» **Try it**:
As you work through the listing, transcribe every line exactly as it reads.
(The data begins)
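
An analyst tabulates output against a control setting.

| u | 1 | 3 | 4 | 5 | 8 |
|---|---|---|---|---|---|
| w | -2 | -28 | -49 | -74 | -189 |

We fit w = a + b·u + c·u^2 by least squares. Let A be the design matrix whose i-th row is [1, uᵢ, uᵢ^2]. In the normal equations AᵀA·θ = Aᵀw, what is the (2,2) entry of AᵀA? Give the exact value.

Row 2 ↔ basis u, column 2 ↔ basis u, so (AᵀA)_{2,2} = Σᵢ (u)·(u) = (1)·(1) + (3)·(3) + (4)·(4) + (5)·(5) + (8)·(8) = 115.

115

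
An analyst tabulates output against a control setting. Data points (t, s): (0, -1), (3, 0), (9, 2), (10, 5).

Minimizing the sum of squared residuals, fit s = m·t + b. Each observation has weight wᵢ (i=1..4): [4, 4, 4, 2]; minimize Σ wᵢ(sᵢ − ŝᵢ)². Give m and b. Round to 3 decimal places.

m = 0.453, b = -1.199

The normal equations are: 560·m + 68·b = 172;  68·m + 14·b = 14.
(Σwᵢ·t·t = 560, Σwᵢ·t = 68, Σwᵢ·1 = 14, Σwᵢ·t·s = 172, Σwᵢ·s = 14.)
Eliminating b: 14·(row 1) − 68·(row 2) gives 3216·m = 14·172 − 68·14 = 1456, so m = 91/201.
Then b = (14 − 68·(91/201))/14 = -241/201.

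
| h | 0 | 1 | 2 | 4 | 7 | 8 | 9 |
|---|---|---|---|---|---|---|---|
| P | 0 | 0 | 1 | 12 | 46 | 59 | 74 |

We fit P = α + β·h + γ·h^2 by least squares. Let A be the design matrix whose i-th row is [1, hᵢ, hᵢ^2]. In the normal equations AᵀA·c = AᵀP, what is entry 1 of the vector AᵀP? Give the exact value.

192

Entry 1 ↔ basis 1, so (AᵀP)_{1} = Σᵢ Pᵢ = (1)·(0) + (1)·(0) + (1)·(1) + (1)·(12) + (1)·(46) + (1)·(59) + (1)·(74) = 192.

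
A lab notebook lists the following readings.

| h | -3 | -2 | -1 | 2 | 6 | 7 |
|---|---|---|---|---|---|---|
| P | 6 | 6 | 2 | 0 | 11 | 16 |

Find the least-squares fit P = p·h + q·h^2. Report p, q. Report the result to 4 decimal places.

p = -1.0188, q = 0.4726

With design matrix X, XᵀX = [[103, 531]; [531, 3811]] and XᵀP = [146, 1260]ᵀ.
Determinant 103·3811 − 531² = 110572.
p = (146·3811 − 531·1260)/110572 = -56327/55286; q = (103·1260 − 531·146)/110572 = 26127/55286.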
(The data ends)
» **Expected output**:
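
An analyst tabulates output against a control setting.

| u | 1 | 3 | 4 | 5 | 8 |
|---|---|---|---|---|---|
| w | -2 | -28 | -49 | -74 | -189 |

We fit w = a + b·u + c·u^2 by least squares. Let A be the design matrix whose i-th row is [1, uᵢ, uᵢ^2]. In the normal equations AᵀA·θ = Aᵀw, what is the (2,2) entry of AᵀA? Give the exact value.

Row 2 ↔ basis u, column 2 ↔ basis u, so (AᵀA)_{2,2} = Σᵢ (u)·(u) = (1)·(1) + (3)·(3) + (4)·(4) + (5)·(5) + (8)·(8) = 115.

115

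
An analyst tabulates output against a control setting. Data points (t, s): (0, -1), (3, 0), (9, 2), (10, 5).

Minimizing the sum of squared residuals, fit s = m·t + b. Each observation has weight wᵢ (i=1..4): [4, 4, 4, 2]; minimize Σ wᵢ(sᵢ − ŝᵢ)². Give m and b. Round to 3 decimal places.

m = 0.453, b = -1.199

The normal equations are: 560·m + 68·b = 172;  68·m + 14·b = 14.
(Σwᵢ·t·t = 560, Σwᵢ·t = 68, Σwᵢ·1 = 14, Σwᵢ·t·s = 172, Σwᵢ·s = 14.)
Eliminating b: 14·(row 1) − 68·(row 2) gives 3216·m = 14·172 − 68·14 = 1456, so m = 91/201.
Then b = (14 − 68·(91/201))/14 = -241/201.

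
| h | 0 | 1 | 2 | 4 | 7 | 8 | 9 |
|---|---|---|---|---|---|---|---|
| P | 0 | 0 | 1 | 12 | 46 | 59 | 74 |

We fit P = α + β·h + γ·h^2 by least squares. Let A be the design matrix whose i-th row is [1, hᵢ, hᵢ^2]. In the normal equations AᵀA·c = AᵀP, what is entry 1 of the vector AᵀP? Give the exact value.

192

Entry 1 ↔ basis 1, so (AᵀP)_{1} = Σᵢ Pᵢ = (1)·(0) + (1)·(0) + (1)·(1) + (1)·(12) + (1)·(46) + (1)·(59) + (1)·(74) = 192.

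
A lab notebook lists the following readings.

| h | -3 | -2 | -1 | 2 | 6 | 7 |
|---|---|---|---|---|---|---|
| P | 6 | 6 | 2 | 0 | 11 | 16 |

Find the least-squares fit P = p·h + q·h^2. Report p, q. Report the result to 4 decimal places.

p = -1.0188, q = 0.4726

With design matrix X, XᵀX = [[103, 531]; [531, 3811]] and XᵀP = [146, 1260]ᵀ.
Determinant 103·3811 − 531² = 110572.
p = (146·3811 − 531·1260)/110572 = -56327/55286; q = (103·1260 − 531·146)/110572 = 26127/55286.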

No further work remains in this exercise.